* [Directions for this task] You are asked to write out the full listing exactly as it stands.

*** Begin section ***

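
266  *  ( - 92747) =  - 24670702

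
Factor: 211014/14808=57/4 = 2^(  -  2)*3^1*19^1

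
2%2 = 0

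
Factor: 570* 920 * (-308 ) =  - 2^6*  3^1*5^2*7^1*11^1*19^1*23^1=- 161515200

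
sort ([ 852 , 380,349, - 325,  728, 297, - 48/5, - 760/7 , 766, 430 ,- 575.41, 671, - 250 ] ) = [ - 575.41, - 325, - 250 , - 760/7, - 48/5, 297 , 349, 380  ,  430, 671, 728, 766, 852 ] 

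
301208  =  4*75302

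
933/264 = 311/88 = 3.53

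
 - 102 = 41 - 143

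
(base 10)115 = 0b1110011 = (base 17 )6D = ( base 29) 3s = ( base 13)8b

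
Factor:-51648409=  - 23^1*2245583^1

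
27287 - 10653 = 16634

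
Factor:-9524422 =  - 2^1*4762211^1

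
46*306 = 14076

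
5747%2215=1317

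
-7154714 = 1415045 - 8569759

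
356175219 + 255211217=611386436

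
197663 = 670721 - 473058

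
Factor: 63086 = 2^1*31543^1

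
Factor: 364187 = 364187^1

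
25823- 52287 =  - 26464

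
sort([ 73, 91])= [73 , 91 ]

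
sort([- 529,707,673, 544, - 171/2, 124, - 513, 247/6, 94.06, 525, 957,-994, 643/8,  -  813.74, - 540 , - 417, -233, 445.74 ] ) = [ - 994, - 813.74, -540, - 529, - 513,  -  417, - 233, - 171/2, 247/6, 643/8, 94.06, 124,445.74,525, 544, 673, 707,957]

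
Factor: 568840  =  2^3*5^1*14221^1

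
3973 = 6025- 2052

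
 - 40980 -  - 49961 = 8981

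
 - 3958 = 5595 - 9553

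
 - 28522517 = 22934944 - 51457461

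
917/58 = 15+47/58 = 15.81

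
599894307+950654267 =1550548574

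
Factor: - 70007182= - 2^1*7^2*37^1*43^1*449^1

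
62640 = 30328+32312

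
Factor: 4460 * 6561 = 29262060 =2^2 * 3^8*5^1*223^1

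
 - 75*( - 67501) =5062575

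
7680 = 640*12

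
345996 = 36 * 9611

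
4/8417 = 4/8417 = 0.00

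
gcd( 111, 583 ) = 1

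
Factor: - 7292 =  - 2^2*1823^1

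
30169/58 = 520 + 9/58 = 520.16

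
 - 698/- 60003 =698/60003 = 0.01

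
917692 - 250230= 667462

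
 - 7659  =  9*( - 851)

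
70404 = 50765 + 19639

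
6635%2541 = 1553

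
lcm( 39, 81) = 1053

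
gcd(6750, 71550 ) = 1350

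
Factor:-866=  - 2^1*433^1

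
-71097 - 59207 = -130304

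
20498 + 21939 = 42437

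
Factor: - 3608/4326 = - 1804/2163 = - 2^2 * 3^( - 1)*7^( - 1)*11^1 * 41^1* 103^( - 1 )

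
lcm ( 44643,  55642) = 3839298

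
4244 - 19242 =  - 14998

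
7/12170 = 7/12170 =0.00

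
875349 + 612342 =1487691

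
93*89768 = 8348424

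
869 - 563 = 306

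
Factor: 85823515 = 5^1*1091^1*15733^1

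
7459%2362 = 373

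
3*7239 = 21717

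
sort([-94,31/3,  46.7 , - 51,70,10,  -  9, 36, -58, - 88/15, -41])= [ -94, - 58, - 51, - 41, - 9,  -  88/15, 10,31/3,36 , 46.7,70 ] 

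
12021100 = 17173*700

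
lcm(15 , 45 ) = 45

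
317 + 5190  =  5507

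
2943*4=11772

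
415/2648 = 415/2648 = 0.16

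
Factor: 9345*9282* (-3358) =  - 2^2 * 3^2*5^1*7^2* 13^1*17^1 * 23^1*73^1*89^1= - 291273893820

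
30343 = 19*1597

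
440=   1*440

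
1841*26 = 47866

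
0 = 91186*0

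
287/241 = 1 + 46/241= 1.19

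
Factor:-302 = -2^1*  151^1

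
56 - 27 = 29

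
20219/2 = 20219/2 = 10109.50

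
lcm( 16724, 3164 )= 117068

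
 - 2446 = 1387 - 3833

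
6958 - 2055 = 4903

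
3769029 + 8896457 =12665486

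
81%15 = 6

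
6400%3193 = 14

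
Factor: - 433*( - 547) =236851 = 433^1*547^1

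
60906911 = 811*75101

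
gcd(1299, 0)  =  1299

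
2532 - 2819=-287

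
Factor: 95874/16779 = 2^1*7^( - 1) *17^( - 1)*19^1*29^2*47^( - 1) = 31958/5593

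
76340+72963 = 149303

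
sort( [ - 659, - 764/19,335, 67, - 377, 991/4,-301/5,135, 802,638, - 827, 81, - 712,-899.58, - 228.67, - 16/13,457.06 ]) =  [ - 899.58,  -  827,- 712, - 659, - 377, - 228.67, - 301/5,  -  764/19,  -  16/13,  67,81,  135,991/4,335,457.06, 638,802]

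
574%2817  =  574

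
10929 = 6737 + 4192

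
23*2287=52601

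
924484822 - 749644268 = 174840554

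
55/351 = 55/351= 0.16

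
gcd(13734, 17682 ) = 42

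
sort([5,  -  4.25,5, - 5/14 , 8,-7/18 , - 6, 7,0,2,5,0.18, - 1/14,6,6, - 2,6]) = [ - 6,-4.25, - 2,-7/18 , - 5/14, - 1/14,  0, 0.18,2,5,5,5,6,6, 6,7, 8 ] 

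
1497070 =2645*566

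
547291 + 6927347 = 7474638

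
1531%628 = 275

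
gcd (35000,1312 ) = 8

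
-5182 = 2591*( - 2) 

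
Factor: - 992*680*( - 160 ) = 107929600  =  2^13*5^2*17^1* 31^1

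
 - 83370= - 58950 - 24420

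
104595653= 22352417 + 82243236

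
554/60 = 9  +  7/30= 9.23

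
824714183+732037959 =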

*** End section ***

* [Reply to the task]
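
266  *  ( - 92747) =  - 24670702

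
Factor: 211014/14808=57/4 = 2^(  -  2)*3^1*19^1

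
2%2 = 0

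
Factor: 570* 920 * (-308 ) =  - 2^6*  3^1*5^2*7^1*11^1*19^1*23^1=- 161515200

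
sort ([ 852 , 380,349, - 325,  728, 297, - 48/5, - 760/7 , 766, 430 ,- 575.41, 671, - 250 ] ) = [ - 575.41, - 325, - 250 , - 760/7, - 48/5, 297 , 349, 380  ,  430, 671, 728, 766, 852 ] 

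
301208  =  4*75302

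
933/264 = 311/88 = 3.53

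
 - 102 = 41 - 143

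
(base 10)115 = 0b1110011 = (base 17 )6D = ( base 29) 3s = ( base 13)8b

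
Factor:-51648409=  - 23^1*2245583^1

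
27287 - 10653 = 16634

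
Factor:-9524422 =  - 2^1*4762211^1

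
46*306 = 14076

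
5747%2215=1317

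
-7154714 = 1415045 - 8569759

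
356175219 + 255211217=611386436

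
197663 = 670721 - 473058

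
Factor: 63086 = 2^1*31543^1

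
Factor: 364187 = 364187^1

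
25823- 52287 =  - 26464

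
sort([ 73, 91])= [73 , 91 ]

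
sort([- 529,707,673, 544, - 171/2, 124, - 513, 247/6, 94.06, 525, 957,-994, 643/8,  -  813.74, - 540 , - 417, -233, 445.74 ] ) = [ - 994, - 813.74, -540, - 529, - 513,  -  417, - 233, - 171/2, 247/6, 643/8, 94.06, 124,445.74,525, 544, 673, 707,957]

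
Factor: 568840  =  2^3*5^1*14221^1

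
3973 = 6025- 2052

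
 - 40980 -  - 49961 = 8981

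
 - 3958 = 5595 - 9553

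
 - 28522517 = 22934944 - 51457461

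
917/58 = 15+47/58 = 15.81

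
599894307+950654267 =1550548574

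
Factor: - 70007182= - 2^1*7^2*37^1*43^1*449^1

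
62640 = 30328+32312

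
Factor: 4460 * 6561 = 29262060 =2^2 * 3^8*5^1*223^1

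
 - 75*( - 67501) =5062575

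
7680 = 640*12

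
345996 = 36 * 9611

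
4/8417 = 4/8417 = 0.00

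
gcd( 111, 583 ) = 1

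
Factor: - 7292 =  - 2^2*1823^1

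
30169/58 = 520 + 9/58 = 520.16

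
 - 698/- 60003 =698/60003 = 0.01

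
917692 - 250230= 667462

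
 - 7659  =  9*( - 851)

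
70404 = 50765 + 19639

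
6635%2541 = 1553

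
lcm( 39, 81) = 1053

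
gcd(6750, 71550 ) = 1350

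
Factor:-866=  - 2^1*433^1

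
-71097 - 59207 = -130304

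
20498 + 21939 = 42437

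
Factor: - 3608/4326 = - 1804/2163 = - 2^2 * 3^( - 1)*7^( - 1)*11^1 * 41^1* 103^( - 1 )

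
lcm ( 44643,  55642) = 3839298

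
4244 - 19242 =  - 14998

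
7/12170 = 7/12170 =0.00

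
875349 + 612342 =1487691

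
93*89768 = 8348424

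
869 - 563 = 306

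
Factor: 85823515 = 5^1*1091^1*15733^1

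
7459%2362 = 373

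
3*7239 = 21717

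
sort([-94,31/3,  46.7 , - 51,70,10,  -  9, 36, -58, - 88/15, -41])= [ -94, - 58, - 51, - 41, - 9,  -  88/15, 10,31/3,36 , 46.7,70 ] 

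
12021100 = 17173*700

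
lcm(15 , 45 ) = 45

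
317 + 5190  =  5507

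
2943*4=11772

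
415/2648 = 415/2648 = 0.16

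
Factor: 9345*9282* (-3358) =  - 2^2 * 3^2*5^1*7^2* 13^1*17^1 * 23^1*73^1*89^1= - 291273893820

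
30343 = 19*1597

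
440=   1*440

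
1841*26 = 47866

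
0 = 91186*0

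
287/241 = 1 + 46/241= 1.19

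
Factor:-302 = -2^1*  151^1

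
56 - 27 = 29

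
20219/2 = 20219/2 = 10109.50

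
lcm( 16724, 3164 )= 117068

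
 - 2446 = 1387 - 3833

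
6958 - 2055 = 4903

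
3769029 + 8896457 =12665486

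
81%15 = 6

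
6400%3193 = 14

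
Factor: - 433*( - 547) =236851 = 433^1*547^1

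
60906911 = 811*75101

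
gcd(1299, 0)  =  1299

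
2532 - 2819=-287

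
Factor: 95874/16779 = 2^1*7^( - 1) *17^( - 1)*19^1*29^2*47^( - 1) = 31958/5593

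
76340+72963 = 149303

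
sort( [ - 659, - 764/19,335, 67, - 377, 991/4,-301/5,135, 802,638, - 827, 81, - 712,-899.58, - 228.67, - 16/13,457.06 ]) =  [ - 899.58,  -  827,- 712, - 659, - 377, - 228.67, - 301/5,  -  764/19,  -  16/13,  67,81,  135,991/4,335,457.06, 638,802]

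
574%2817  =  574

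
10929 = 6737 + 4192

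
23*2287=52601

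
924484822 - 749644268 = 174840554

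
55/351 = 55/351= 0.16

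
gcd(13734, 17682 ) = 42

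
sort([5,  -  4.25,5, - 5/14 , 8,-7/18 , - 6, 7,0,2,5,0.18, - 1/14,6,6, - 2,6]) = [ - 6,-4.25, - 2,-7/18 , - 5/14, - 1/14,  0, 0.18,2,5,5,5,6,6, 6,7, 8 ] 

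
1497070 =2645*566

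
547291 + 6927347 = 7474638

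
1531%628 = 275

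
gcd (35000,1312 ) = 8

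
-5182 = 2591*( - 2) 

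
Factor: - 992*680*( - 160 ) = 107929600  =  2^13*5^2*17^1* 31^1

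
 - 83370= - 58950 - 24420

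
104595653= 22352417 + 82243236

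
554/60 = 9  +  7/30= 9.23

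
824714183+732037959 =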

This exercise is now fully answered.